Stored data:
* * *
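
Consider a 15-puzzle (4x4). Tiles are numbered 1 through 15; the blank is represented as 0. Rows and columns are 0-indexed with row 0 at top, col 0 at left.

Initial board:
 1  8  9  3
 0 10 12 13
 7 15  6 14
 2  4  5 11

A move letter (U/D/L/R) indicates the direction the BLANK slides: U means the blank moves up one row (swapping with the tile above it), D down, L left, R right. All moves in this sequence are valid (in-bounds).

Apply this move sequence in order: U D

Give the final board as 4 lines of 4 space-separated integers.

After move 1 (U):
 0  8  9  3
 1 10 12 13
 7 15  6 14
 2  4  5 11

After move 2 (D):
 1  8  9  3
 0 10 12 13
 7 15  6 14
 2  4  5 11

Answer:  1  8  9  3
 0 10 12 13
 7 15  6 14
 2  4  5 11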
* * *
§ **EXERCISE BRIEF**
Please report, as a bare number, how many lines of the data contain the word "blank".

§ **TASK RESULT**
2